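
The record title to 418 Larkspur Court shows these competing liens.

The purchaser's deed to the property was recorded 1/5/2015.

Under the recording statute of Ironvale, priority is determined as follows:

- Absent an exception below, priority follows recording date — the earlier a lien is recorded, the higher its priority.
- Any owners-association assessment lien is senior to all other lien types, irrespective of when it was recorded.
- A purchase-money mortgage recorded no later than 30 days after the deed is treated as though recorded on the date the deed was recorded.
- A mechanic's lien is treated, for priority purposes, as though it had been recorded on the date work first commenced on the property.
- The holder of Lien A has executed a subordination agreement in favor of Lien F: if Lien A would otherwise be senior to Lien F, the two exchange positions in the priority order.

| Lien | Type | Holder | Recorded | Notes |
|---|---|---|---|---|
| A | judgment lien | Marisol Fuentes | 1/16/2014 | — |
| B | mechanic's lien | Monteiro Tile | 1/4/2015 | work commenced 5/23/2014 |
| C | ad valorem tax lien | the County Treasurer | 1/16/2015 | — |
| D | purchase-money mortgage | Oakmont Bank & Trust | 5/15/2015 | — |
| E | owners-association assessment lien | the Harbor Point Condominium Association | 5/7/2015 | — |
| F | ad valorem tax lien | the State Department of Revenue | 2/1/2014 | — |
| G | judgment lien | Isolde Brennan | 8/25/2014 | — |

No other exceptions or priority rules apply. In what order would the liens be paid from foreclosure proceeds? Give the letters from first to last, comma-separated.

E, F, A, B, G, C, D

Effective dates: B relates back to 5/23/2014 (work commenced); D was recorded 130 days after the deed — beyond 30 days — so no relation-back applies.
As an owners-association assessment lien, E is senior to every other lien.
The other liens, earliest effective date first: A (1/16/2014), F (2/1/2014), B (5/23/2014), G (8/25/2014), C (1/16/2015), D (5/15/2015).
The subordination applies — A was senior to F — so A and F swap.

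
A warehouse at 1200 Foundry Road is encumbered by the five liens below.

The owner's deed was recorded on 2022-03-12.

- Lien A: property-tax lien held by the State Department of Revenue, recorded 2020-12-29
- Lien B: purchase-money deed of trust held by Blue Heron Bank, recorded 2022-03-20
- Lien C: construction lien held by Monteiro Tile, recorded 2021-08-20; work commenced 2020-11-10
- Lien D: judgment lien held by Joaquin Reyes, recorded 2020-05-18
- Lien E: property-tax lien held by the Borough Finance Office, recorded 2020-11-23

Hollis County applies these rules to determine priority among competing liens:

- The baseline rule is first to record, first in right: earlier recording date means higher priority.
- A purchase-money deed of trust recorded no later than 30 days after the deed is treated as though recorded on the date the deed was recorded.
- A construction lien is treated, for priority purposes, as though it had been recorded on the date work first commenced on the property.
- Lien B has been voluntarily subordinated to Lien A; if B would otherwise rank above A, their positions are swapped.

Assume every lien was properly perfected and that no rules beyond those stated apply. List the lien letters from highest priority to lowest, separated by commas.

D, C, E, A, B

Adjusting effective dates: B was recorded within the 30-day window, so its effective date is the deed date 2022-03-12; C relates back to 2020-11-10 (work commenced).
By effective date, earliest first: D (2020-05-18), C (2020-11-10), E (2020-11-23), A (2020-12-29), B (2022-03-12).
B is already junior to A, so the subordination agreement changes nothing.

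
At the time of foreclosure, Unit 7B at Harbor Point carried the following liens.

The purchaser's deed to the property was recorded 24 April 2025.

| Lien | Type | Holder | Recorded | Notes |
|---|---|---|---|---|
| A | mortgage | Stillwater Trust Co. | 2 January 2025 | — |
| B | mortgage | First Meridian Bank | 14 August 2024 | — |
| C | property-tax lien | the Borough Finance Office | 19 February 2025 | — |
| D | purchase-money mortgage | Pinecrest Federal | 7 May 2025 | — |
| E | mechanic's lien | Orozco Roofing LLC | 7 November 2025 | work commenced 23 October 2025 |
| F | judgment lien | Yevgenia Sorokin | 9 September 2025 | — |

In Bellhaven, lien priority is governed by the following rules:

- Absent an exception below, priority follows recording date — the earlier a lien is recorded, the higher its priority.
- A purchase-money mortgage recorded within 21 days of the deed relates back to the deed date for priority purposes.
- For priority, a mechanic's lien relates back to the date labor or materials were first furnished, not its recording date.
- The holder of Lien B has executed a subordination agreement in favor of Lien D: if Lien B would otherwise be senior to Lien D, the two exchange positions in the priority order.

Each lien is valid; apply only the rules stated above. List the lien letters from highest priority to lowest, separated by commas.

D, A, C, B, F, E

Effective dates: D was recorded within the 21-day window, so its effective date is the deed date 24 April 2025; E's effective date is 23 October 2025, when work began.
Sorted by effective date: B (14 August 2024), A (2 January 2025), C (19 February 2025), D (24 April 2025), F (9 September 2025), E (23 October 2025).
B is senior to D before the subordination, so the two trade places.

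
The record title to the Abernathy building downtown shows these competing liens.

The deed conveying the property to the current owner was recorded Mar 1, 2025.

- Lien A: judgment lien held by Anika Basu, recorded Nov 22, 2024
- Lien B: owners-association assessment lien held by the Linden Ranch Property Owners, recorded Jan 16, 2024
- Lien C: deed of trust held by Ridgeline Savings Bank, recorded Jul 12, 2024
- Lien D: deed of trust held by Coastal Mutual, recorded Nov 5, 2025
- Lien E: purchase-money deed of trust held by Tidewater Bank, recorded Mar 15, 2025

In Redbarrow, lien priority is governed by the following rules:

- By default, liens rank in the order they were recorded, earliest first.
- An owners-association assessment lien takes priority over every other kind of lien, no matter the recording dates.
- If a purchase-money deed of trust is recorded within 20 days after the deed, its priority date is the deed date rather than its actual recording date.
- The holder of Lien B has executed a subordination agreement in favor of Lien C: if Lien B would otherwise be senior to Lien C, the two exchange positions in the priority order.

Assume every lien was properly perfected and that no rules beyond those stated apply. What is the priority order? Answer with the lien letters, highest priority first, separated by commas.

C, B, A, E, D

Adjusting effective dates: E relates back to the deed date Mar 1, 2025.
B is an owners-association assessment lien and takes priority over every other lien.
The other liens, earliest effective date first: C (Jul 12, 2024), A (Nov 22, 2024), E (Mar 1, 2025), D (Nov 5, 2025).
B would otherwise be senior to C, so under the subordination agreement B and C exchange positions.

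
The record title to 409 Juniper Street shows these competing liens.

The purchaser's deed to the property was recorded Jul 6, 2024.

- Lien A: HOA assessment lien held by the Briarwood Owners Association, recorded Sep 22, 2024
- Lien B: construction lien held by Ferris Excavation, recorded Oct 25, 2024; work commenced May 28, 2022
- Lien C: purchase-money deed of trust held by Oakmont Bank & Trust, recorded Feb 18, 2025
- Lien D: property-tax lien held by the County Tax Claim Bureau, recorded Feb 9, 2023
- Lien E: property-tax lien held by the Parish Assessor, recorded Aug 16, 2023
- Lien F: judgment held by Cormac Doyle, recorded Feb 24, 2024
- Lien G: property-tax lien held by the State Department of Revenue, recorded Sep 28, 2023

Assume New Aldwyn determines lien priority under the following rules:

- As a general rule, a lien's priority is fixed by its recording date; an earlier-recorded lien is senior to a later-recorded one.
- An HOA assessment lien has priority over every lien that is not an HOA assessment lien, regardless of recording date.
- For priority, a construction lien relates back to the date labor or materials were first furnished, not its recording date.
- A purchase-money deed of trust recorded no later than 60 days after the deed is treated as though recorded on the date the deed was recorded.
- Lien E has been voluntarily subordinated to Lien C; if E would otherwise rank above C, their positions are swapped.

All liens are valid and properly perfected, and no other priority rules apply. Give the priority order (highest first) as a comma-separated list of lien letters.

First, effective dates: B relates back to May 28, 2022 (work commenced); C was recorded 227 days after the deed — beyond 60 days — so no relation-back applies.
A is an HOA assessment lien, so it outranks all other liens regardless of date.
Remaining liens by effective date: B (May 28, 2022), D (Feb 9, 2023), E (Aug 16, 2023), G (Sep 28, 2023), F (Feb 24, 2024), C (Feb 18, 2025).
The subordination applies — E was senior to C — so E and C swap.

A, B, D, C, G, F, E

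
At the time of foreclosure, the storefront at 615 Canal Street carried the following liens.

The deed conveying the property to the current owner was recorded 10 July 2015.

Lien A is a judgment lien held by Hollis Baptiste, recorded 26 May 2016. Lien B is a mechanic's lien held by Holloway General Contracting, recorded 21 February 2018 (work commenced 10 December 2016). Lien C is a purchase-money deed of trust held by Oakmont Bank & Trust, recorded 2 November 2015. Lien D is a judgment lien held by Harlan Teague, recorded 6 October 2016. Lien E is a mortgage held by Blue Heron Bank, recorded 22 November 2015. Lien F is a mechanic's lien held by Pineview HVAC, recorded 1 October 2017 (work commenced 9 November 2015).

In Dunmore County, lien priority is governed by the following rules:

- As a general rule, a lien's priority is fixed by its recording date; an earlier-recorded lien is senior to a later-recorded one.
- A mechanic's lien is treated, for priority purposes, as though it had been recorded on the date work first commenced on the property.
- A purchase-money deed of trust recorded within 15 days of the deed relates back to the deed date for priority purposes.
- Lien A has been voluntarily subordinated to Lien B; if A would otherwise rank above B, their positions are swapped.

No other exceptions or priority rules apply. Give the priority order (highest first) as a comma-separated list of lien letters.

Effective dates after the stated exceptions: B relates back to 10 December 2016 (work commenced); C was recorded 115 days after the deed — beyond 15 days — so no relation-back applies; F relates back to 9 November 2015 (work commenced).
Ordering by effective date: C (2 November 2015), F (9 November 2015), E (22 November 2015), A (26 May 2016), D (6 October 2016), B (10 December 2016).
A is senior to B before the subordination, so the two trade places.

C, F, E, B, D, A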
■ ■ ■ ■
#### [About this exercise]
Write out each line of the data that holds the string "competing".

#### [Expected answer]
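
The record title to 418 Larkspur Court shows these competing liens.
Hollis County applies these rules to determine priority among competing liens:
The record title to the Abernathy building downtown shows these competing liens.
The record title to 409 Juniper Street shows these competing liens.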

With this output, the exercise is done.